*** Block opens ***

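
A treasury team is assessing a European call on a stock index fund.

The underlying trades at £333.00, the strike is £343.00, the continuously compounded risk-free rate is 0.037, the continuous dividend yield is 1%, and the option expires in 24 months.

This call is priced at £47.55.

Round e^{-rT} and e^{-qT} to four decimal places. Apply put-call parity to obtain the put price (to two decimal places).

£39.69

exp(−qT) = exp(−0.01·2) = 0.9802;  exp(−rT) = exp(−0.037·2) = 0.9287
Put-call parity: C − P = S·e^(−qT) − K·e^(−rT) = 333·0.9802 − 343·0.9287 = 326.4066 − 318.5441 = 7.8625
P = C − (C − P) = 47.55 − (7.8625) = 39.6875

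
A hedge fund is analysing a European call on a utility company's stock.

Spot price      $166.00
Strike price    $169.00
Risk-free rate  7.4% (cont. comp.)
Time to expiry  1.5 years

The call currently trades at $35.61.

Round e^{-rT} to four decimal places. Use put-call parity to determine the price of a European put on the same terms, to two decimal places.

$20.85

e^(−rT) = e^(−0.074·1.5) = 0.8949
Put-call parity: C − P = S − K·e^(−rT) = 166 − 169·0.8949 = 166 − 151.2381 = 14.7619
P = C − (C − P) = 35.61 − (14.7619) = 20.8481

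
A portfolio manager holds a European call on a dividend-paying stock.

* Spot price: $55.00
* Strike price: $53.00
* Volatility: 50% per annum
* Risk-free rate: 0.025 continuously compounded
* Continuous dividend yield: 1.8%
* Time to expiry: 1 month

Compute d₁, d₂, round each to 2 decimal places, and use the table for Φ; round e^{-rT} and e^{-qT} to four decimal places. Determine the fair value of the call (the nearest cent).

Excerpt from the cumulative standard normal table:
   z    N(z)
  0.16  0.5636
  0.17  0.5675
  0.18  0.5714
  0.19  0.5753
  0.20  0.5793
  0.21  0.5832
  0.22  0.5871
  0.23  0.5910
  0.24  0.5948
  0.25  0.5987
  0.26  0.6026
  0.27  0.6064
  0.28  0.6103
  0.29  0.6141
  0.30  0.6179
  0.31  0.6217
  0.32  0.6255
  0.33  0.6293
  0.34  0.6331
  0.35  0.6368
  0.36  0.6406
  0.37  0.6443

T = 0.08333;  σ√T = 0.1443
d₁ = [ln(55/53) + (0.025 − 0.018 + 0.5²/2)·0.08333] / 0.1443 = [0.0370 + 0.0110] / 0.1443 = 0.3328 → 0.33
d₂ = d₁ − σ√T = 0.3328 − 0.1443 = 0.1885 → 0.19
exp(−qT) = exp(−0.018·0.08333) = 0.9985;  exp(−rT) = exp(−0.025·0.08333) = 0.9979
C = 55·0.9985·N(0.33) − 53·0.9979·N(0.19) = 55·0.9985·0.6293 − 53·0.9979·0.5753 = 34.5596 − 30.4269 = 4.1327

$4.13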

*** Block closes ***

Assignment: In the listing above, count the lines where the string "table" occurs, then give that count and nothing else.

Exercise answer: 2